Problem:
Reproduce the records exactly through the line with "K ::= K - K | K / K | x".

[Stored data entries]
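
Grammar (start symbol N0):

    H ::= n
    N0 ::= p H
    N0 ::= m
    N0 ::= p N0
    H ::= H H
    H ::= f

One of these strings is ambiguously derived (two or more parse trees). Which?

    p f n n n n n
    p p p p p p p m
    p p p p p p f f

p f n n n n n

p f n n n n n: 42 trees
p p p p p p p m: 1 tree
p p p p p p f f: 1 tree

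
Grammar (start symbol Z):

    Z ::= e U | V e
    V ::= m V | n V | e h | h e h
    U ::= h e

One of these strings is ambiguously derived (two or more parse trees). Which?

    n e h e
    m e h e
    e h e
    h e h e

e h e

n e h e: 1 tree
m e h e: 1 tree
e h e: 2 trees
h e h e: 1 tree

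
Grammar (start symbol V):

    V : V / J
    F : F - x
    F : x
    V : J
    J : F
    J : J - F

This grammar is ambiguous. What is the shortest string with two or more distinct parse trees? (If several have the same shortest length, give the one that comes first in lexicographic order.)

length 1: no string has ≥2 trees
length 3: x - x has 2 parse trees

Two derivations of x - x:
  V ⇒ J ⇒ F ⇒ F - x ⇒ x - x
  V ⇒ J ⇒ J - F ⇒ F - F ⇒ x - F ⇒ x - x

x - x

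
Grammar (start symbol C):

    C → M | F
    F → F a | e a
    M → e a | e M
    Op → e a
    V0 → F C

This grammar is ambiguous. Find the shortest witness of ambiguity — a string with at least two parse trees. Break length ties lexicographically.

length 2: e a has 2 parse trees

Two derivations of e a:
  C ⇒ M ⇒ e a
  C ⇒ F ⇒ e a

e a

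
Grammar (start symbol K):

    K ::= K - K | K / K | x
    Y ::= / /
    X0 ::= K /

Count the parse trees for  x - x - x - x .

5

Parse trees for x - x - x - x:
  [K [K x] - [K [K x] - [K [K x] - [K x]]]]
  [K [K x] - [K [K [K x] - [K x]] - [K x]]]
  [K [K [K x] - [K x]] - [K [K x] - [K x]]]
  [K [K [K x] - [K [K x] - [K x]]] - [K x]]
  [K [K [K [K x] - [K x]] - [K x]] - [K x]]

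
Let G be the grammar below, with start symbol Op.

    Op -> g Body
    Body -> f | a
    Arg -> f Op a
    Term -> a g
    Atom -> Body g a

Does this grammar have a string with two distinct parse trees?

Unambiguous

(Arg, Term, Atom are unreachable from Op, so their rules don't affect L(Op).) Each reachable nonterminal has at most one production per leading terminal, and all productions are right-linear; the derivation is determined token-by-token.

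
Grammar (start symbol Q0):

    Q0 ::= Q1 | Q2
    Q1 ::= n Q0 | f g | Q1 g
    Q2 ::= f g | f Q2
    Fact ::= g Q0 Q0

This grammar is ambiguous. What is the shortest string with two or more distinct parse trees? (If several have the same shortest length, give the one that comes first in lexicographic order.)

length 2: f g has 2 parse trees

Two derivations of f g:
  Q0 ⇒ Q1 ⇒ f g
  Q0 ⇒ Q2 ⇒ f g

f g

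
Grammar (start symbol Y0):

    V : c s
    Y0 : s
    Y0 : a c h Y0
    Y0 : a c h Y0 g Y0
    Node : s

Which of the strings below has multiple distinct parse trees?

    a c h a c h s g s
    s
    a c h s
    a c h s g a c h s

a c h a c h s g s

a c h a c h s g s: 2 trees
s: 1 tree
a c h s: 1 tree
a c h s g a c h s: 1 tree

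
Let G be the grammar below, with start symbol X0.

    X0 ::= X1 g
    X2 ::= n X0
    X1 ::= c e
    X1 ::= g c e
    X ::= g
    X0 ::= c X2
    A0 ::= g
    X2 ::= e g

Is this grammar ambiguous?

Ambiguous

Witness: c e g

Derivation 1: X0 ⇒ X1 g ⇒ c e g
Derivation 2: X0 ⇒ c X2 ⇒ c e g

Two distinct leftmost derivations for the same string.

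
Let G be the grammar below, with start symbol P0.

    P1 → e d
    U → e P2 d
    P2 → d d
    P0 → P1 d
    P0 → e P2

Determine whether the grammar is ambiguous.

Witness: e d d

Derivation 1: P0 ⇒ P1 d ⇒ e d d
Derivation 2: P0 ⇒ e P2 ⇒ e d d

Two distinct leftmost derivations for the same string.

Ambiguous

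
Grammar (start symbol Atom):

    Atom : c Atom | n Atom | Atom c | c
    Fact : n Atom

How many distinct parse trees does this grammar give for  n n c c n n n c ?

1

Parse trees for n n c c n n n c:
  [Atom n [Atom n [Atom c [Atom c [Atom n [Atom n [Atom n [Atom c]]]]]]]]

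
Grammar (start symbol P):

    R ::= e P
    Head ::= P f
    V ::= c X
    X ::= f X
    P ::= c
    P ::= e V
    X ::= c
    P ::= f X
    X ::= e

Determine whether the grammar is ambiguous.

Only P, V, X are reachable from P; ignoring the rest: Restricted to the reachable nonterminals, every rule has the form A → t or A → t B, and no two rules for the same A share a first terminal. The grammar encodes a DFA — one run per string.

Unambiguous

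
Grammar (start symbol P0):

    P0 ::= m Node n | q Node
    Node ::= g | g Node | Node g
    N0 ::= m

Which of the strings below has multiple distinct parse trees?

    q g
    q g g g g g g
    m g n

q g g g g g g

q g: 1 tree
q g g g g g g: 32 trees
m g n: 1 tree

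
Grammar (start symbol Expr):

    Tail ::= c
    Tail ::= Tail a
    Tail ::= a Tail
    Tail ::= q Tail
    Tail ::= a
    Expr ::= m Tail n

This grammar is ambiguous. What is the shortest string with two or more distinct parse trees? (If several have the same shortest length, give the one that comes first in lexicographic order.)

length 3: no string has ≥2 trees
length 4: m a a n has 2 parse trees

Two derivations of m a a n:
  Expr ⇒ m Tail n ⇒ m Tail a n ⇒ m a a n
  Expr ⇒ m Tail n ⇒ m a Tail n ⇒ m a a n

m a a n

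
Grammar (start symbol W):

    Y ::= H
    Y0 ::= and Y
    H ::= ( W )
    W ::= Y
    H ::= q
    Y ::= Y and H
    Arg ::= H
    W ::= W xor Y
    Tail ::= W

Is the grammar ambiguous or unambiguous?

Unambiguous

(Y0, Arg, Tail are unreachable from W, so their rules don't affect L(W).) W → W xor Y | Y  ;  Y → Y and H | H  — a left-associative chain with H at the bottom. Each string factors uniquely by precedence.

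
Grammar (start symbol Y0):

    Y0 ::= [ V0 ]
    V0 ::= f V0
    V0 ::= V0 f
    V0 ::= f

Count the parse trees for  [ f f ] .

2

Parse trees for [ f f ]:
  [Y0 [ [V0 f [V0 f]] ]]
  [Y0 [ [V0 [V0 f] f] ]]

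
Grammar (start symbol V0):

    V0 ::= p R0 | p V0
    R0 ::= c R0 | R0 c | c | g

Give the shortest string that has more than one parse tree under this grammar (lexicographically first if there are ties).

length 2: no string has ≥2 trees
length 3: p c c has 2 parse trees

Two derivations of p c c:
  V0 ⇒ p R0 ⇒ p c R0 ⇒ p c c
  V0 ⇒ p R0 ⇒ p R0 c ⇒ p c c

p c c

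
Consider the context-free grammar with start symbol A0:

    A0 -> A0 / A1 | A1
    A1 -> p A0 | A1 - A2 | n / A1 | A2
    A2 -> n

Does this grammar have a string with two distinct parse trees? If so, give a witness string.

Ambiguous

Witness: n / n

Derivation 1: A0 ⇒ A0 / A1 ⇒ A1 / A1 ⇒ A2 / A1 ⇒ n / A1 ⇒ n / A2 ⇒ n / n
Derivation 2: A0 ⇒ A1 ⇒ n / A1 ⇒ n / A2 ⇒ n / n

Two distinct leftmost derivations for the same string.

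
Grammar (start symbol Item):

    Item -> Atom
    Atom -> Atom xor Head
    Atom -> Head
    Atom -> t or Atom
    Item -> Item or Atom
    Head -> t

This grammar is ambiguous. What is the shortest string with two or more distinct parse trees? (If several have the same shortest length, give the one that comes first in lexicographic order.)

length 1: no string has ≥2 trees
length 3: t or t has 2 parse trees

Two derivations of t or t:
  Item ⇒ Atom ⇒ t or Atom ⇒ t or Head ⇒ t or t
  Item ⇒ Item or Atom ⇒ Atom or Atom ⇒ Head or Atom ⇒ t or Atom ⇒ t or Head ⇒ t or t

t or t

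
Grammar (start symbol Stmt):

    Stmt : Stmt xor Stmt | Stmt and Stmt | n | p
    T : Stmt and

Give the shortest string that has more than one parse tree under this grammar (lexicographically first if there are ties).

n and n and n

length 1: no string has ≥2 trees
length 3: no string has ≥2 trees
length 5: n and n and n has 2 parse trees

Two derivations of n and n and n:
  Stmt ⇒ Stmt and Stmt ⇒ Stmt and Stmt and Stmt ⇒ n and Stmt and Stmt ⇒ n and n and Stmt ⇒ n and n and n
  Stmt ⇒ Stmt and Stmt ⇒ n and Stmt ⇒ n and Stmt and Stmt ⇒ n and n and Stmt ⇒ n and n and n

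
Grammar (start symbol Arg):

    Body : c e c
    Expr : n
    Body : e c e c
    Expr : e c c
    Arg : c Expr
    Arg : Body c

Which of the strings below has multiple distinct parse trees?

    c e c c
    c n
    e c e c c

c e c c

c e c c: 2 trees
c n: 1 tree
e c e c c: 1 tree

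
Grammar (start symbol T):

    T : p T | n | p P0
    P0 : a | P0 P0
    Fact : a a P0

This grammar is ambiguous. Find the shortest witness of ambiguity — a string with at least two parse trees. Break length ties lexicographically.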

Task response:
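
Grammar (start symbol N0):

    H ::= n
    N0 ::= p H
    N0 ::= m
    N0 ::= p N0
    H ::= H H
    H ::= f

One of these strings is ambiguously derived (two or more parse trees). Which?

    p f n n n n n
    p p p p p p p m
    p p p p p p f f

p f n n n n n

p f n n n n n: 42 trees
p p p p p p p m: 1 tree
p p p p p p f f: 1 tree

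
Grammar (start symbol Z):

    Z ::= e U | V e
    V ::= m V | n V | e h | h e h
    U ::= h e

One of these strings is ambiguously derived (two or more parse trees). Which?

    n e h e
    m e h e
    e h e
    h e h e

e h e

n e h e: 1 tree
m e h e: 1 tree
e h e: 2 trees
h e h e: 1 tree

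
Grammar (start symbol V):

    V : V / J
    F : F - x
    F : x
    V : J
    J : F
    J : J - F

This grammar is ambiguous. What is the shortest string with two or more distinct parse trees? (If several have the same shortest length, give the one that comes first in lexicographic order.)

length 1: no string has ≥2 trees
length 3: x - x has 2 parse trees

Two derivations of x - x:
  V ⇒ J ⇒ F ⇒ F - x ⇒ x - x
  V ⇒ J ⇒ J - F ⇒ F - F ⇒ x - F ⇒ x - x

x - x

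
Grammar (start symbol C):

    C → M | F
    F → F a | e a
    M → e a | e M
    Op → e a
    V0 → F C

This grammar is ambiguous. Find the shortest witness of ambiguity — a string with at least two parse trees. Break length ties lexicographically.

length 2: e a has 2 parse trees

Two derivations of e a:
  C ⇒ M ⇒ e a
  C ⇒ F ⇒ e a

e a

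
Grammar (start symbol K):

    K ::= K - K | K / K | x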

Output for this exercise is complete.